Beginning with the line that holds "For w = srtuttrts, compute" in the data below, give again every line through the one that holds "For the word w = xcybccab, how", exactly as written.

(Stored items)
────────────────────

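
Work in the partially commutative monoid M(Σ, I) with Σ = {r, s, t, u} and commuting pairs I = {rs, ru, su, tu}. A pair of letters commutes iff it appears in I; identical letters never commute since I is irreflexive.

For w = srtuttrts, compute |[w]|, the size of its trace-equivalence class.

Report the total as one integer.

18

#0=s has no predecessor
#1=r has no predecessor
#2=t depends on [0:s, 1:r]
#3=u has no predecessor
#4=t depends on [2:t]
#5=t depends on [4:t]
#6=r depends on [5:t]
#7=t depends on [6:r]
#8=s depends on [7:t]
sources: [0:s, 1:r, 3:u]
N(rest) = Σ N(rest − s) over sources s of rest; N(one piece) = 1:
  size 1 → [3]=1  [8]=1
  size 2 → [3,8]=2  [7,8]=1
  size 3 → [3,7,8]=3  [6,7,8]=1
  size 4 → [3,6,7,8]=4  [5,6,7,8]=1
  size 5 → [3,5,6,7,8]=5  [4,5,6,7,8]=1
  size 6 → [2,4,5,6,7,8]=1  [3,4,5,6,7,8]=6
  size 7 → [0,2,4,5,6,7,8]=1  [1,2,4,5,6,7,8]=1  [2,3,4,5,6,7,8]=7
  first=0(s) contributes 8
  first=1(r) contributes 8
  first=3(u) contributes 2
|[w]| = 18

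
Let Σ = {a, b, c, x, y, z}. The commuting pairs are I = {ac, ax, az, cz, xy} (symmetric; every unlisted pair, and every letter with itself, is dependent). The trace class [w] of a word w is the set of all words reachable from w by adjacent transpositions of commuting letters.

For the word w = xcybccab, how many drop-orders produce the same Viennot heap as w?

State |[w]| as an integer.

3

0(x) covers ∅
1(c) covers 0:x
2(y) covers 1:c
3(b) covers 2:y
4(c) covers 3:b
5(c) covers 4:c
6(a) covers 3:b
7(b) covers 5:c, 6:a
floor of heap: 0:x
completions by unplaced set U, small U first (add the entries for U minus each lowest piece of U):
  |U|=1: {7}:1
  |U|=2: {5,7}:1  {6,7}:1
  |U|=3: {4,5,7}:1  {5,6,7}:2
  |U|=4: {4,5,6,7}:3
  |U|=5: {3,4,5,6,7}:3
  |U|=6: {2,3,4,5,6,7}:3
  start at 0(x): 3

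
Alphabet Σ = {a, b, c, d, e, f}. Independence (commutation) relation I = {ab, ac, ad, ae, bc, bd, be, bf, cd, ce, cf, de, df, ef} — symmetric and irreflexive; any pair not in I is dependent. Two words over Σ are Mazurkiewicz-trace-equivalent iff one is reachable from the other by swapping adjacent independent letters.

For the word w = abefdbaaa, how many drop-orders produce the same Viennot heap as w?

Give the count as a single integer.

1512

piece 0:a — minimal
piece 1:b — minimal
piece 2:e — minimal
piece 3:f rests on {0:a}
piece 4:d — minimal
piece 5:b rests on {1:b}
piece 6:a rests on {3:f}
piece 7:a rests on {6:a}
piece 8:a rests on {7:a}
minimal pieces: {0:a, 1:b, 2:e, 4:d}
ways to finish when only these pieces remain (= sum over removing one remaining piece with nothing left below it):
  1 left: {2}→1  {4}→1  {5}→1  {8}→1
  2 left: {1,5}→1  {2,4}→2  {2,5}→2  {2,8}→2  {4,5}→2  {4,8}→2  {5,8}→2  {7,8}→1
  3 left: {1,2,5}→3  {1,4,5}→3  {1,5,8}→3  {2,4,5}→6  {2,4,8}→6  {2,5,8}→6  {2,7,8}→3  {4,5,8}→6  {4,7,8}→3  {5,7,8}→3  {6,7,8}→1
  4 left: {1,2,4,5}→12  {1,2,5,8}→12  {1,4,5,8}→12  {1,5,7,8}→6  {2,4,5,8}→24  {2,4,7,8}→12  {2,5,7,8}→12  {2,6,7,8}→4  {3,6,7,8}→1  {4,5,7,8}→12  {4,6,7,8}→4  {5,6,7,8}→4
  5 left: {0,3,6,7,8}→1  {1,2,4,5,8}→60  {1,2,5,7,8}→30  {1,4,5,7,8}→30  {1,5,6,7,8}→10  {2,3,6,7,8}→5  {2,4,5,7,8}→60  {2,4,6,7,8}→20  {2,5,6,7,8}→20  {3,4,6,7,8}→5  {3,5,6,7,8}→5  {4,5,6,7,8}→20
  6 left: {0,2,3,6,7,8}→6  {0,3,4,6,7,8}→6  {0,3,5,6,7,8}→6  {1,2,4,5,7,8}→180  {1,2,5,6,7,8}→60  {1,3,5,6,7,8}→15  {1,4,5,6,7,8}→60  {2,3,4,6,7,8}→30  {2,3,5,6,7,8}→30  {2,4,5,6,7,8}→120  {3,4,5,6,7,8}→30
  7 left: {0,1,3,5,6,7,8}→21  {0,2,3,4,6,7,8}→42  {0,2,3,5,6,7,8}→42  {0,3,4,5,6,7,8}→42  {1,2,3,5,6,7,8}→105  {1,2,4,5,6,7,8}→420  {1,3,4,5,6,7,8}→105  {2,3,4,5,6,7,8}→210
  placing 0:a first → 840 extensions
  placing 1:b first → 336 extensions
  placing 2:e first → 168 extensions
  placing 4:d first → 168 extensions
total linear extensions = 1512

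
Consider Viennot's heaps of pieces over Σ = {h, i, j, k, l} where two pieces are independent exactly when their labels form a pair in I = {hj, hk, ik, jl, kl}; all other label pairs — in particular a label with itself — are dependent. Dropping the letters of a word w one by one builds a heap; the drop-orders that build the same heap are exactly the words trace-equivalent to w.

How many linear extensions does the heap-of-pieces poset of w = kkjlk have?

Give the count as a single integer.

piece 0:k — minimal
piece 1:k rests on {0:k}
piece 2:j rests on {1:k}
piece 3:l — minimal
piece 4:k rests on {2:j}
minimal pieces: {0:k, 3:l}
ways to finish when only these pieces remain (= sum over removing one remaining piece with nothing left below it):
  1 left: {3}→1  {4}→1
  2 left: {2,4}→1  {3,4}→2
  3 left: {1,2,4}→1  {2,3,4}→3
  placing 0:k first → 4 extensions
  placing 3:l first → 1 extensions
total linear extensions = 5

5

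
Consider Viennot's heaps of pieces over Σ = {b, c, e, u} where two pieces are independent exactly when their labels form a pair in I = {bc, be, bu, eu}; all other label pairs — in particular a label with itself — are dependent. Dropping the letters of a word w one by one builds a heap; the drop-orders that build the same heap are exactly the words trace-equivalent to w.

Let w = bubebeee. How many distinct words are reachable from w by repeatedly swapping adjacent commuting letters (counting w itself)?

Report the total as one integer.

#0=b has no predecessor
#1=u has no predecessor
#2=b depends on [0:b]
#3=e has no predecessor
#4=b depends on [2:b]
#5=e depends on [3:e]
#6=e depends on [5:e]
#7=e depends on [6:e]
sources: [0:b, 1:u, 3:e]
N(rest) = Σ N(rest − s) over sources s of rest; N(one piece) = 1:
  size 1 → [1]=1  [4]=1  [7]=1
  size 2 → [1,4]=2  [1,7]=2  [2,4]=1  [4,7]=2  [6,7]=1
  size 3 → [0,2,4]=1  [1,2,4]=3  [1,4,7]=6  [1,6,7]=3  [2,4,7]=3  [4,6,7]=3  [5,6,7]=1
  size 4 → [0,1,2,4]=4  [0,2,4,7]=4  [1,2,4,7]=12  [1,4,6,7]=12  [1,5,6,7]=4  [2,4,6,7]=6  [3,5,6,7]=1  [4,5,6,7]=4
  size 5 → [0,1,2,4,7]=20  [0,2,4,6,7]=10  [1,2,4,6,7]=30  [1,3,5,6,7]=5  [1,4,5,6,7]=20  [2,4,5,6,7]=10  [3,4,5,6,7]=5
  size 6 → [0,1,2,4,6,7]=60  [0,2,4,5,6,7]=20  [1,2,4,5,6,7]=60  [1,3,4,5,6,7]=30  [2,3,4,5,6,7]=15
  first=0(b) contributes 105
  first=1(u) contributes 35
  first=3(e) contributes 140
|[w]| = 280

280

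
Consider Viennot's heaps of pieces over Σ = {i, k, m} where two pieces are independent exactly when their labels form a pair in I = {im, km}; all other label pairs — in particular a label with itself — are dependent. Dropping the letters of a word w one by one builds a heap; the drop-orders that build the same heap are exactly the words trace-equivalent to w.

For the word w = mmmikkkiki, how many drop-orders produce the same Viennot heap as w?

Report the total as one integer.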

────────────────────

* Answer section
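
For w = srtuttrts, compute |[w]|, the size of its trace-equivalence class.

Report the total as one integer.

18

#0=s has no predecessor
#1=r has no predecessor
#2=t depends on [0:s, 1:r]
#3=u has no predecessor
#4=t depends on [2:t]
#5=t depends on [4:t]
#6=r depends on [5:t]
#7=t depends on [6:r]
#8=s depends on [7:t]
sources: [0:s, 1:r, 3:u]
N(rest) = Σ N(rest − s) over sources s of rest; N(one piece) = 1:
  size 1 → [3]=1  [8]=1
  size 2 → [3,8]=2  [7,8]=1
  size 3 → [3,7,8]=3  [6,7,8]=1
  size 4 → [3,6,7,8]=4  [5,6,7,8]=1
  size 5 → [3,5,6,7,8]=5  [4,5,6,7,8]=1
  size 6 → [2,4,5,6,7,8]=1  [3,4,5,6,7,8]=6
  size 7 → [0,2,4,5,6,7,8]=1  [1,2,4,5,6,7,8]=1  [2,3,4,5,6,7,8]=7
  first=0(s) contributes 8
  first=1(r) contributes 8
  first=3(u) contributes 2
|[w]| = 18

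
Let Σ = {a, b, c, x, y, z}. The commuting pairs are I = {ac, ax, az, cz, xy} (symmetric; every unlisted pair, and every letter with itself, is dependent). The trace class [w] of a word w is the set of all words reachable from w by adjacent transpositions of commuting letters.

For the word w = xcybccab, how many drop-orders produce the same Viennot heap as w?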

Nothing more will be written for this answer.